- Task material
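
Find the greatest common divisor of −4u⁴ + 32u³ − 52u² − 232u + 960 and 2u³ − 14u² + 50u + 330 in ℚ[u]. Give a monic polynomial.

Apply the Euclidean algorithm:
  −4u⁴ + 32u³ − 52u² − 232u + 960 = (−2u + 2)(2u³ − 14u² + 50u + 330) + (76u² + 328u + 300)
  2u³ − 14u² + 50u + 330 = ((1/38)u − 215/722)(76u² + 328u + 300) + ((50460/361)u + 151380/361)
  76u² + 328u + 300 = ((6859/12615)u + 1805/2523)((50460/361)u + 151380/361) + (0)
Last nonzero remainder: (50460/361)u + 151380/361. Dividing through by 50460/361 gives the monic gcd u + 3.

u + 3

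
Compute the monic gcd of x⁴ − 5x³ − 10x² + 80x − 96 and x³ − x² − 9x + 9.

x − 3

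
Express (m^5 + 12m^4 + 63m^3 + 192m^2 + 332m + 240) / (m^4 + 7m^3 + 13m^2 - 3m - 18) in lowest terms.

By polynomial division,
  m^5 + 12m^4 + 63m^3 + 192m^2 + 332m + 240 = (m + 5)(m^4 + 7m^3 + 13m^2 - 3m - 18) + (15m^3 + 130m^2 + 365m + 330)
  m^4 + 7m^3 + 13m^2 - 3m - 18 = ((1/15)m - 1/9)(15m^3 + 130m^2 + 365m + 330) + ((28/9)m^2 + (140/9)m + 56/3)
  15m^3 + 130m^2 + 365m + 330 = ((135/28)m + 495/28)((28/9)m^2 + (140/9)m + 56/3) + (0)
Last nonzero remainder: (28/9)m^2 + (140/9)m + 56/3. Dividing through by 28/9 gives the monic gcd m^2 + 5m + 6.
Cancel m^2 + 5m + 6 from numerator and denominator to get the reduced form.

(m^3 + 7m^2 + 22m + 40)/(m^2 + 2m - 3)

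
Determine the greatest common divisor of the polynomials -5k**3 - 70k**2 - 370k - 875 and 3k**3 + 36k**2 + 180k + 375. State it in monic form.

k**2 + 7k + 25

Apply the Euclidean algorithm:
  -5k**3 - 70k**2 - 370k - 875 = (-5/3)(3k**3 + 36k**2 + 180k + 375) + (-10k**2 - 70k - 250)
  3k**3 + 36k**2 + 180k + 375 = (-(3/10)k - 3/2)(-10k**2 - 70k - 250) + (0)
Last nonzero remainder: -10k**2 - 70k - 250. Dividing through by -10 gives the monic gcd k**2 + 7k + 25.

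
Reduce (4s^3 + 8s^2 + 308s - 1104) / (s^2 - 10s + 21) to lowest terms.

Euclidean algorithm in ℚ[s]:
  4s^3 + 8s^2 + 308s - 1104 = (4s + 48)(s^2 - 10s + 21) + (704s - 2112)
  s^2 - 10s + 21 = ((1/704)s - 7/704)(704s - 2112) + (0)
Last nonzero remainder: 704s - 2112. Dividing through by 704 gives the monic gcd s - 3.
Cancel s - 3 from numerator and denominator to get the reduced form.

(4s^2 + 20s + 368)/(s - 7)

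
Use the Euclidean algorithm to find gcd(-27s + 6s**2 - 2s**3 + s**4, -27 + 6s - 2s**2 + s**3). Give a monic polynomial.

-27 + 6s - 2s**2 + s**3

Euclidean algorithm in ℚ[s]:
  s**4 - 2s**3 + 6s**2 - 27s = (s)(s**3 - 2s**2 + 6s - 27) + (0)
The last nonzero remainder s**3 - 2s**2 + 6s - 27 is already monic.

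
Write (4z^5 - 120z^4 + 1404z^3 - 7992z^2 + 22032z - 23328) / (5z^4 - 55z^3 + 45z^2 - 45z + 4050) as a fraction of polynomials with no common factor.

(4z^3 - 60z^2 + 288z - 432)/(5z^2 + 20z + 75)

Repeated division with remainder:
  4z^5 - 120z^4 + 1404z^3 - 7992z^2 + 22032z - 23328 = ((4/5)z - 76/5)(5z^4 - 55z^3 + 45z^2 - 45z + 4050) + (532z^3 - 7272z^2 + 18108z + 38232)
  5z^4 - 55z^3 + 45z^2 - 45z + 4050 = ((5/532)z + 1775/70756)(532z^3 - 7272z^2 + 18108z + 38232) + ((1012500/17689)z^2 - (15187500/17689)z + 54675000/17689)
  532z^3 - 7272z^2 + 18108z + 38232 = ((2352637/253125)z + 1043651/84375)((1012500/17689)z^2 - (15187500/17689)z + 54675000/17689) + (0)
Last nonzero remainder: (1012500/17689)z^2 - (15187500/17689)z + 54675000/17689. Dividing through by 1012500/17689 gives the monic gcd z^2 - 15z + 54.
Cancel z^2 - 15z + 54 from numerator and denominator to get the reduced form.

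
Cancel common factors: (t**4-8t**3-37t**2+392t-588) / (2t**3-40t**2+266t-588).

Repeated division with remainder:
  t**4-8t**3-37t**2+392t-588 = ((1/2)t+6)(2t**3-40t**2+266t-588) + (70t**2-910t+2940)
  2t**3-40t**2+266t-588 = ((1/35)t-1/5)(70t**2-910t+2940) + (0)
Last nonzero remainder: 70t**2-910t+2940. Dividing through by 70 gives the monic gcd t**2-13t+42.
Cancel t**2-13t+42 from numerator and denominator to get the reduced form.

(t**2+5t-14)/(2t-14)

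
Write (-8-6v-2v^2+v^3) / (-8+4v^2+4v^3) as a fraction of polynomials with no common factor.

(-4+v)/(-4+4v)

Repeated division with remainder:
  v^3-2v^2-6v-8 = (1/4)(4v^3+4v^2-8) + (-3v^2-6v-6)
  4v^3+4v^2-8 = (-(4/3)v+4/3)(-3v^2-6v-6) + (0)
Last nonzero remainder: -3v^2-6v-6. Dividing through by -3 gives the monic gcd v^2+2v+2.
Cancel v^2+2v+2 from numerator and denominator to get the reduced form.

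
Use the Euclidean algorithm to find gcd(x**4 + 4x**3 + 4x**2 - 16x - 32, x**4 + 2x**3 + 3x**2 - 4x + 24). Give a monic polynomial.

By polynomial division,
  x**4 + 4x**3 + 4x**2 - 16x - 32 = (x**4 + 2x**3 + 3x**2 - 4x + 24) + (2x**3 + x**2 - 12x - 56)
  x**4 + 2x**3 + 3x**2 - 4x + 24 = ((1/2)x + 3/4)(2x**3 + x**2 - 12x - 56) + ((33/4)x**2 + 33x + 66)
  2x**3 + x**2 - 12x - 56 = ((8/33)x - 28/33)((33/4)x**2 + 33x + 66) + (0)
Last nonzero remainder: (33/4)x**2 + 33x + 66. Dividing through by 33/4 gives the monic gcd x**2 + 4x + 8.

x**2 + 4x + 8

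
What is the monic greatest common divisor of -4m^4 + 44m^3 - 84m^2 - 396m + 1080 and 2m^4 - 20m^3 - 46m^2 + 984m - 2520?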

- Work request
No line may be altered or left out when the data is written out.

- Written answer
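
Find the greatest common divisor of −4u⁴ + 32u³ − 52u² − 232u + 960 and 2u³ − 14u² + 50u + 330 in ℚ[u]. Give a monic polynomial.

Apply the Euclidean algorithm:
  −4u⁴ + 32u³ − 52u² − 232u + 960 = (−2u + 2)(2u³ − 14u² + 50u + 330) + (76u² + 328u + 300)
  2u³ − 14u² + 50u + 330 = ((1/38)u − 215/722)(76u² + 328u + 300) + ((50460/361)u + 151380/361)
  76u² + 328u + 300 = ((6859/12615)u + 1805/2523)((50460/361)u + 151380/361) + (0)
Last nonzero remainder: (50460/361)u + 151380/361. Dividing through by 50460/361 gives the monic gcd u + 3.

u + 3

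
Compute the monic gcd of x⁴ − 5x³ − 10x² + 80x − 96 and x³ − x² − 9x + 9.

x − 3

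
Express (m^5 + 12m^4 + 63m^3 + 192m^2 + 332m + 240) / (m^4 + 7m^3 + 13m^2 - 3m - 18) in lowest terms.

By polynomial division,
  m^5 + 12m^4 + 63m^3 + 192m^2 + 332m + 240 = (m + 5)(m^4 + 7m^3 + 13m^2 - 3m - 18) + (15m^3 + 130m^2 + 365m + 330)
  m^4 + 7m^3 + 13m^2 - 3m - 18 = ((1/15)m - 1/9)(15m^3 + 130m^2 + 365m + 330) + ((28/9)m^2 + (140/9)m + 56/3)
  15m^3 + 130m^2 + 365m + 330 = ((135/28)m + 495/28)((28/9)m^2 + (140/9)m + 56/3) + (0)
Last nonzero remainder: (28/9)m^2 + (140/9)m + 56/3. Dividing through by 28/9 gives the monic gcd m^2 + 5m + 6.
Cancel m^2 + 5m + 6 from numerator and denominator to get the reduced form.

(m^3 + 7m^2 + 22m + 40)/(m^2 + 2m - 3)

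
Determine the greatest common divisor of the polynomials -5k**3 - 70k**2 - 370k - 875 and 3k**3 + 36k**2 + 180k + 375. State it in monic form.

k**2 + 7k + 25

Apply the Euclidean algorithm:
  -5k**3 - 70k**2 - 370k - 875 = (-5/3)(3k**3 + 36k**2 + 180k + 375) + (-10k**2 - 70k - 250)
  3k**3 + 36k**2 + 180k + 375 = (-(3/10)k - 3/2)(-10k**2 - 70k - 250) + (0)
Last nonzero remainder: -10k**2 - 70k - 250. Dividing through by -10 gives the monic gcd k**2 + 7k + 25.

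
Reduce (4s^3 + 8s^2 + 308s - 1104) / (s^2 - 10s + 21) to lowest terms.

Euclidean algorithm in ℚ[s]:
  4s^3 + 8s^2 + 308s - 1104 = (4s + 48)(s^2 - 10s + 21) + (704s - 2112)
  s^2 - 10s + 21 = ((1/704)s - 7/704)(704s - 2112) + (0)
Last nonzero remainder: 704s - 2112. Dividing through by 704 gives the monic gcd s - 3.
Cancel s - 3 from numerator and denominator to get the reduced form.

(4s^2 + 20s + 368)/(s - 7)

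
Use the Euclidean algorithm to find gcd(-27s + 6s**2 - 2s**3 + s**4, -27 + 6s - 2s**2 + s**3). Give a monic polynomial.

-27 + 6s - 2s**2 + s**3

Euclidean algorithm in ℚ[s]:
  s**4 - 2s**3 + 6s**2 - 27s = (s)(s**3 - 2s**2 + 6s - 27) + (0)
The last nonzero remainder s**3 - 2s**2 + 6s - 27 is already monic.

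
Write (4z^5 - 120z^4 + 1404z^3 - 7992z^2 + 22032z - 23328) / (5z^4 - 55z^3 + 45z^2 - 45z + 4050) as a fraction of polynomials with no common factor.

(4z^3 - 60z^2 + 288z - 432)/(5z^2 + 20z + 75)

Repeated division with remainder:
  4z^5 - 120z^4 + 1404z^3 - 7992z^2 + 22032z - 23328 = ((4/5)z - 76/5)(5z^4 - 55z^3 + 45z^2 - 45z + 4050) + (532z^3 - 7272z^2 + 18108z + 38232)
  5z^4 - 55z^3 + 45z^2 - 45z + 4050 = ((5/532)z + 1775/70756)(532z^3 - 7272z^2 + 18108z + 38232) + ((1012500/17689)z^2 - (15187500/17689)z + 54675000/17689)
  532z^3 - 7272z^2 + 18108z + 38232 = ((2352637/253125)z + 1043651/84375)((1012500/17689)z^2 - (15187500/17689)z + 54675000/17689) + (0)
Last nonzero remainder: (1012500/17689)z^2 - (15187500/17689)z + 54675000/17689. Dividing through by 1012500/17689 gives the monic gcd z^2 - 15z + 54.
Cancel z^2 - 15z + 54 from numerator and denominator to get the reduced form.

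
Cancel common factors: (t**4-8t**3-37t**2+392t-588) / (2t**3-40t**2+266t-588).

Repeated division with remainder:
  t**4-8t**3-37t**2+392t-588 = ((1/2)t+6)(2t**3-40t**2+266t-588) + (70t**2-910t+2940)
  2t**3-40t**2+266t-588 = ((1/35)t-1/5)(70t**2-910t+2940) + (0)
Last nonzero remainder: 70t**2-910t+2940. Dividing through by 70 gives the monic gcd t**2-13t+42.
Cancel t**2-13t+42 from numerator and denominator to get the reduced form.

(t**2+5t-14)/(2t-14)

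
Write (-8-6v-2v^2+v^3) / (-8+4v^2+4v^3) as a fraction of polynomials with no common factor.

(-4+v)/(-4+4v)

Repeated division with remainder:
  v^3-2v^2-6v-8 = (1/4)(4v^3+4v^2-8) + (-3v^2-6v-6)
  4v^3+4v^2-8 = (-(4/3)v+4/3)(-3v^2-6v-6) + (0)
Last nonzero remainder: -3v^2-6v-6. Dividing through by -3 gives the monic gcd v^2+2v+2.
Cancel v^2+2v+2 from numerator and denominator to get the reduced form.

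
Use the Euclidean algorithm to find gcd(x**4 + 4x**3 + 4x**2 - 16x - 32, x**4 + 2x**3 + 3x**2 - 4x + 24). Give a monic polynomial.

By polynomial division,
  x**4 + 4x**3 + 4x**2 - 16x - 32 = (x**4 + 2x**3 + 3x**2 - 4x + 24) + (2x**3 + x**2 - 12x - 56)
  x**4 + 2x**3 + 3x**2 - 4x + 24 = ((1/2)x + 3/4)(2x**3 + x**2 - 12x - 56) + ((33/4)x**2 + 33x + 66)
  2x**3 + x**2 - 12x - 56 = ((8/33)x - 28/33)((33/4)x**2 + 33x + 66) + (0)
Last nonzero remainder: (33/4)x**2 + 33x + 66. Dividing through by 33/4 gives the monic gcd x**2 + 4x + 8.

x**2 + 4x + 8

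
What is the monic greatest common divisor of -4m^4 + 44m^3 - 84m^2 - 396m + 1080 and 2m^4 - 20m^3 - 46m^2 + 984m - 2520?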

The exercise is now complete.